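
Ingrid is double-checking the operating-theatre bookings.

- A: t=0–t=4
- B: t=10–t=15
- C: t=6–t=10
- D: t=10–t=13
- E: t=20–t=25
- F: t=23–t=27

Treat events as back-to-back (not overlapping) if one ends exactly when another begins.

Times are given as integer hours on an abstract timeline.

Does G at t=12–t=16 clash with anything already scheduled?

A: ends t=4 at or before G starts t=12 → clear.
C: ends t=10 at or before G starts t=12 → clear.
B: starts t=10 before G ends t=16, and ends t=15 after G starts t=12 → overlap.
D: starts t=10 before G ends t=16, and ends t=13 after G starts t=12 → overlap.
E: starts t=20 at or after G ends t=16 → clear.
F: starts t=23 at or after G ends t=16 → clear.
G overlaps B, D.

Yes — it overlaps B, D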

[Work instruction] Would you set down exactly the lines from the line with "- C: t=6–t=10" through the last one in the material?

[Expected answer]
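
- C: t=6–t=10
- D: t=10–t=13
- E: t=20–t=25
- F: t=23–t=27

Treat events as back-to-back (not overlapping) if one ends exactly when another begins.

Times are given as integer hours on an abstract timeline.

Does G at t=12–t=16 clash with anything already scheduled?

A: ends t=4 at or before G starts t=12 → clear.
C: ends t=10 at or before G starts t=12 → clear.
B: starts t=10 before G ends t=16, and ends t=15 after G starts t=12 → overlap.
D: starts t=10 before G ends t=16, and ends t=13 after G starts t=12 → overlap.
E: starts t=20 at or after G ends t=16 → clear.
F: starts t=23 at or after G ends t=16 → clear.
G overlaps B, D.

Yes — it overlaps B, D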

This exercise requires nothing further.